[WORK TASK]:
Take the entries below and print, exactly, the stretch from the line containing "Ahead of the" through the line containing "440–350 | 1.74 |", both included.

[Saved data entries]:
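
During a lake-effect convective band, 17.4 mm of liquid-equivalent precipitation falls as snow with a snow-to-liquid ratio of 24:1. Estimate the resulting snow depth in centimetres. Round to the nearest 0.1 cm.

snow depth ≈ 41.8 cm

Snow depth = liquid × ratio = 17.4 mm × 24 = 417.6 mm = 41.8 cm.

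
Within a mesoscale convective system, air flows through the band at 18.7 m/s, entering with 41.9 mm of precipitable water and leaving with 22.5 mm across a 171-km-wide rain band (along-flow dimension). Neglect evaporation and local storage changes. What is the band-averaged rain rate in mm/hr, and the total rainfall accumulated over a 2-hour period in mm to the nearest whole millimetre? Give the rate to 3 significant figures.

R ≈ 7.64 mm/hr; total ≈ 15 mm

Column moisture flux per unit crosswind length is F = V × PW.
Inflow: F_in = 18.7 × 41.9 = 783.53 mm·m/s
Outflow: F_out = 18.7 × 22.5 = 420.75 mm·m/s
Steady-state rate R = (F_in − F_out)/L = (783.53 − 420.75) / 171000 m = 2.122e-03 mm/s.
R = 2.122e-03 × 3600 = 7.64 mm/hr.
Over 2 h: total = 7.64 × 2 = 15.28 ≈ 15 mm.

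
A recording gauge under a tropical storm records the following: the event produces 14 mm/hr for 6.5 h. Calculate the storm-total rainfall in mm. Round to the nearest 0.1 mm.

total ≈ 91.0 mm

Total = Σ Rᵢ Δtᵢ = 14 × 6.5
      = 91 = 91.0 mm.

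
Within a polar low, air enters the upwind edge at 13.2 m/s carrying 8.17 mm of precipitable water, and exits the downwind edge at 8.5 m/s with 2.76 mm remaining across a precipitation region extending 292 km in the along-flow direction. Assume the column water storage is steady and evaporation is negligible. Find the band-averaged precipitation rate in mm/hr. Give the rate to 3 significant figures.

Column moisture flux per unit crosswind length is F = V × PW.
Inflow: F_in = 13.2 × 8.17 = 107.844 mm·m/s
Outflow: F_out = 8.5 × 2.76 = 23.46 mm·m/s
Steady-state rate R = (F_in − F_out)/L = (107.844 − 23.46) / 292000 m = 2.890e-04 mm/s.
R = 2.890e-04 × 3600 = 1.04 mm/hr.

R ≈ 1.04 mm/hr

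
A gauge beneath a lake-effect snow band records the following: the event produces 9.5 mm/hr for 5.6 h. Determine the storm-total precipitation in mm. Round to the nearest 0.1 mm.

Total = Σ Rᵢ Δtᵢ = 9.5 × 5.6
      = 53.2 = 53.2 mm.

total ≈ 53.2 mm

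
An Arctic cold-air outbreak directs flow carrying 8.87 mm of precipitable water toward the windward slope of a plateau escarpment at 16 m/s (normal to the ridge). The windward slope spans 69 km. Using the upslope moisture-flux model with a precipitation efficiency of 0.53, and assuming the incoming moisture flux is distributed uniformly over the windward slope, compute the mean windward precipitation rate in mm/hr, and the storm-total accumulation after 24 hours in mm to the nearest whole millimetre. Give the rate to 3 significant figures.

R ≈ 3.92 mm/hr; total ≈ 94 mm

Incoming column moisture flux per unit ridge length: F = V × PW = 16 × 8.87 = 141.92 mm·m/s.
Spread over the 69 km slope with efficiency ε = 0.53: R = ε·F/W = 0.53 × 141.92 / 69000 m = 1.090e-03 mm/s.
R = 1.090e-03 × 3600 = 3.92 mm/hr.
Over 24 h: total = 3.92 × 24 = 94.08 ≈ 94 mm.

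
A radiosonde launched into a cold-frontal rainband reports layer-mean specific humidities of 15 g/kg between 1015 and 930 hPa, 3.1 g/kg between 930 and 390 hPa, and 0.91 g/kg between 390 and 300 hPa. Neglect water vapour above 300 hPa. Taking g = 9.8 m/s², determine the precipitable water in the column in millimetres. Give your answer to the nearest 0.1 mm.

PW ≈ 30.9 mm

Precipitable water is the column-integrated vapour mass per unit area: PW = (1/g) Σ q̄ Δp, with q in kg/kg and Δp in Pa (1 kg/m² of water = 1 mm).
Layer 1015–930 hPa: Δp = 85 hPa = 8500 Pa, q̄ = 0.015 kg/kg → 0.015 × 8500 / 9.8 = 13.01 mm
Layer 930–390 hPa: Δp = 540 hPa = 54000 Pa, q̄ = 0.0031 kg/kg → 0.0031 × 54000 / 9.8 = 17.08 mm
Layer 390–300 hPa: Δp = 90 hPa = 9000 Pa, q̄ = 0.00091 kg/kg → 0.00091 × 9000 / 9.8 = 0.84 mm
PW = 13.01 + 17.08 + 0.84 = 30.93 ≈ 30.9 mm.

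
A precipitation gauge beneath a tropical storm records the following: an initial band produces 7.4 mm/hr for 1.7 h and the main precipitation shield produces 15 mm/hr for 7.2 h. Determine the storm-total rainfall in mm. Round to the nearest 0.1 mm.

total ≈ 120.6 mm

Total = Σ Rᵢ Δtᵢ = 7.4 × 1.7 + 15 × 7.2
      = 12.58 + 108 = 120.6 mm.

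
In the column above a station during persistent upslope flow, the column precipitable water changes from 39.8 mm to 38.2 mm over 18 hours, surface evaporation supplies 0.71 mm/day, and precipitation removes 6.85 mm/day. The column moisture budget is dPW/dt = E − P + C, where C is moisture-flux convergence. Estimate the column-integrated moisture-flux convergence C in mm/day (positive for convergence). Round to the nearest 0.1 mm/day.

dPW/dt = (38.2 − 39.8) mm / (18/24 day) = -2.133 mm/day.
C = dPW/dt − E + P = (-2.133) − 0.71 + 6.85 = 4.0 mm/day.

C ≈ 4.0 mm/day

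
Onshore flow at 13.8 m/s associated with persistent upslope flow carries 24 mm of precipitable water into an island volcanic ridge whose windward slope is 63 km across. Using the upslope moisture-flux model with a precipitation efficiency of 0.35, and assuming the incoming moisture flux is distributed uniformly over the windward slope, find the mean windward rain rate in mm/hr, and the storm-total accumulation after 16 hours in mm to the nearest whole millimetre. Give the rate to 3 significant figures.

Incoming column moisture flux per unit ridge length: F = V × PW = 13.8 × 24 = 331.2 mm·m/s.
Spread over the 63 km slope with efficiency ε = 0.35: R = ε·F/W = 0.35 × 331.2 / 63000 m = 1.840e-03 mm/s.
R = 1.840e-03 × 3600 = 6.62 mm/hr.
Over 16 h: total = 6.62 × 16 = 105.92 ≈ 106 mm.

R ≈ 6.62 mm/hr; total ≈ 106 mm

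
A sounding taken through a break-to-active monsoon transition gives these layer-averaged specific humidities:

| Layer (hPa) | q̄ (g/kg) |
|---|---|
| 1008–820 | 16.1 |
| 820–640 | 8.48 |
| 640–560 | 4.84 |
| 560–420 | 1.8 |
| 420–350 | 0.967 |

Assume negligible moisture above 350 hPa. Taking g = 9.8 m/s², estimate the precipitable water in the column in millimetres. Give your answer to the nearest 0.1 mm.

Precipitable water is the column-integrated vapour mass per unit area: PW = (1/g) Σ q̄ Δp, with q in kg/kg and Δp in Pa (1 kg/m² of water = 1 mm).
Layer 1008–820 hPa: Δp = 188 hPa = 18800 Pa, q̄ = 0.0161 kg/kg → 0.0161 × 18800 / 9.8 = 30.89 mm
Layer 820–640 hPa: Δp = 180 hPa = 18000 Pa, q̄ = 0.00848 kg/kg → 0.00848 × 18000 / 9.8 = 15.58 mm
Layer 640–560 hPa: Δp = 80 hPa = 8000 Pa, q̄ = 0.00484 kg/kg → 0.00484 × 8000 / 9.8 = 3.95 mm
Layer 560–420 hPa: Δp = 140 hPa = 14000 Pa, q̄ = 0.0018 kg/kg → 0.0018 × 14000 / 9.8 = 2.57 mm
Layer 420–350 hPa: Δp = 70 hPa = 7000 Pa, q̄ = 0.000967 kg/kg → 0.000967 × 7000 / 9.8 = 0.69 mm
PW = 30.89 + 15.58 + 3.95 + 2.57 + 0.69 = 53.68 ≈ 53.7 mm.

PW ≈ 53.7 mm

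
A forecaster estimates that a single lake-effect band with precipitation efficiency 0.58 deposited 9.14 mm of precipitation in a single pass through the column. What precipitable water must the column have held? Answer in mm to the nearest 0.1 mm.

PW = precipitation / ε = 9.14 / 0.58 = 15.8 mm.

PW ≈ 15.8 mm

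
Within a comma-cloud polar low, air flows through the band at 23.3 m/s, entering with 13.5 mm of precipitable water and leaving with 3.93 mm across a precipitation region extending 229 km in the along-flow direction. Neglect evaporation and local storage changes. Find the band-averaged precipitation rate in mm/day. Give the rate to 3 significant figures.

R ≈ 84.1 mm/day

Column moisture flux per unit crosswind length is F = V × PW.
Inflow: F_in = 23.3 × 13.5 = 314.55 mm·m/s
Outflow: F_out = 23.3 × 3.93 = 91.569 mm·m/s
Steady-state rate R = (F_in − F_out)/L = (314.55 − 91.569) / 229000 m = 9.737e-04 mm/s.
R = 9.737e-04 × 3600 × 24 = 84.1 mm/day.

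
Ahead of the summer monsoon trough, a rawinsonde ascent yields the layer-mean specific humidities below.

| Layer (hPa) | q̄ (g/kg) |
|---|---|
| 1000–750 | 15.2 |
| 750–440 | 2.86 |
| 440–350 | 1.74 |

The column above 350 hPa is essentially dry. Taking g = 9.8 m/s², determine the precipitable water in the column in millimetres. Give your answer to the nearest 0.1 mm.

Precipitable water is the column-integrated vapour mass per unit area: PW = (1/g) Σ q̄ Δp, with q in kg/kg and Δp in Pa (1 kg/m² of water = 1 mm).
Layer 1000–750 hPa: Δp = 250 hPa = 25000 Pa, q̄ = 0.0152 kg/kg → 0.0152 × 25000 / 9.8 = 38.78 mm
Layer 750–440 hPa: Δp = 310 hPa = 31000 Pa, q̄ = 0.00286 kg/kg → 0.00286 × 31000 / 9.8 = 9.05 mm
Layer 440–350 hPa: Δp = 90 hPa = 9000 Pa, q̄ = 0.00174 kg/kg → 0.00174 × 9000 / 9.8 = 1.60 mm
PW = 38.78 + 9.05 + 1.60 = 49.43 ≈ 49.4 mm.

PW ≈ 49.4 mm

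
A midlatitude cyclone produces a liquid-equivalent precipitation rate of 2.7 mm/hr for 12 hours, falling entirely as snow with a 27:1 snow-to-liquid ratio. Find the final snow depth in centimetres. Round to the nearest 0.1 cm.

snow depth ≈ 87.5 cm

Liquid-equivalent depth = 2.7 × 12 = 32.4 mm.
Snow depth = 32.4 mm × 27 = 874.8 mm = 87.5 cm.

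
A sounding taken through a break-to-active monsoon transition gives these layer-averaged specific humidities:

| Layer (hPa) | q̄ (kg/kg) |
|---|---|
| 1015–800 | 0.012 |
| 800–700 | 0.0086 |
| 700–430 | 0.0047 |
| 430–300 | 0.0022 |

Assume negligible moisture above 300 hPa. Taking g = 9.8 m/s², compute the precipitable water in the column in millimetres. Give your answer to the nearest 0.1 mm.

Precipitable water is the column-integrated vapour mass per unit area: PW = (1/g) Σ q̄ Δp, with q in kg/kg and Δp in Pa (1 kg/m² of water = 1 mm).
Layer 1015–800 hPa: Δp = 215 hPa = 21500 Pa, q̄ = 0.012 kg/kg → 0.012 × 21500 / 9.8 = 26.33 mm
Layer 800–700 hPa: Δp = 100 hPa = 10000 Pa, q̄ = 0.0086 kg/kg → 0.0086 × 10000 / 9.8 = 8.78 mm
Layer 700–430 hPa: Δp = 270 hPa = 27000 Pa, q̄ = 0.0047 kg/kg → 0.0047 × 27000 / 9.8 = 12.95 mm
Layer 430–300 hPa: Δp = 130 hPa = 13000 Pa, q̄ = 0.0022 kg/kg → 0.0022 × 13000 / 9.8 = 2.92 mm
PW = 26.33 + 8.78 + 12.95 + 2.92 = 50.98 ≈ 51.0 mm.

PW ≈ 51.0 mm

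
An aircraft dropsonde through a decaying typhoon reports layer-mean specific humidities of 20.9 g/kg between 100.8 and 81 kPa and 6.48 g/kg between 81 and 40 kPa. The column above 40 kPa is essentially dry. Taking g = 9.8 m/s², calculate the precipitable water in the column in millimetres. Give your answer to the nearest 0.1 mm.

Precipitable water is the column-integrated vapour mass per unit area: PW = (1/g) Σ q̄ Δp, with q in kg/kg and Δp in Pa (1 kg/m² of water = 1 mm).
Layer 100.8–81 kPa: Δp = 198 hPa = 19800 Pa, q̄ = 0.0209 kg/kg → 0.0209 × 19800 / 9.8 = 42.23 mm
Layer 81–40 kPa: Δp = 410 hPa = 41000 Pa, q̄ = 0.00648 kg/kg → 0.00648 × 41000 / 9.8 = 27.11 mm
PW = 42.23 + 27.11 = 69.34 ≈ 69.3 mm.

PW ≈ 69.3 mm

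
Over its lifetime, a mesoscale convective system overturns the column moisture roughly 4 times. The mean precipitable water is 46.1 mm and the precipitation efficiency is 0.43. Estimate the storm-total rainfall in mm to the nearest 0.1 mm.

Each cycle deposits ε × PW = 0.43 × 46.1 = 19.823 mm.
Over 4 cycles: 4 × 19.823 = 79.3 mm.

rainfall ≈ 79.3 mm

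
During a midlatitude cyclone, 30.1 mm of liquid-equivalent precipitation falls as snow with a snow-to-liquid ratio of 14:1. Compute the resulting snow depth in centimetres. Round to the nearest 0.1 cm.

snow depth ≈ 42.1 cm

Snow depth = liquid × ratio = 30.1 mm × 14 = 421.4 mm = 42.1 cm.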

[OUTPUT FOR THIS EXERCISE]:
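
Ahead of the summer monsoon trough, a rawinsonde ascent yields the layer-mean specific humidities below.

| Layer (hPa) | q̄ (g/kg) |
|---|---|
| 1000–750 | 15.2 |
| 750–440 | 2.86 |
| 440–350 | 1.74 |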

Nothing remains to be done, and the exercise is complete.